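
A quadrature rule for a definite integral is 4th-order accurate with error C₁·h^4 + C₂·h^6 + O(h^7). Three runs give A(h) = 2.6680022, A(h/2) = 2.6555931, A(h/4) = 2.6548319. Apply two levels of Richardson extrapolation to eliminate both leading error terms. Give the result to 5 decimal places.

First eliminate the h^4 term (factor 2^4 = 16):
  B₁ = (16·2.6555931 − 2.6680022)/15 = 2.6547658
  B₂ = (16·2.6548319 − 2.6555931)/15 = 2.6547812
Then eliminate the h^6 term (factor 2^6 = 64):
  (64·2.6547812 − 2.6547658)/63 = 2.6547814

2.65478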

++++

Work order:
Every record must be transcribed exactly as written.

Answer to the problem:
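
A quadrature rule for a definite integral is 4th-order accurate with error C₁·h^4 + C₂·h^6 + O(h^7). Three runs give A(h) = 2.6680022, A(h/2) = 2.6555931, A(h/4) = 2.6548319. Apply two levels of Richardson extrapolation to eliminate both leading error terms. Give the result to 5 decimal places.

First eliminate the h^4 term (factor 2^4 = 16):
  B₁ = (16·2.6555931 − 2.6680022)/15 = 2.6547658
  B₂ = (16·2.6548319 − 2.6555931)/15 = 2.6547812
Then eliminate the h^6 term (factor 2^6 = 64):
  (64·2.6547812 − 2.6547658)/63 = 2.6547814

2.65478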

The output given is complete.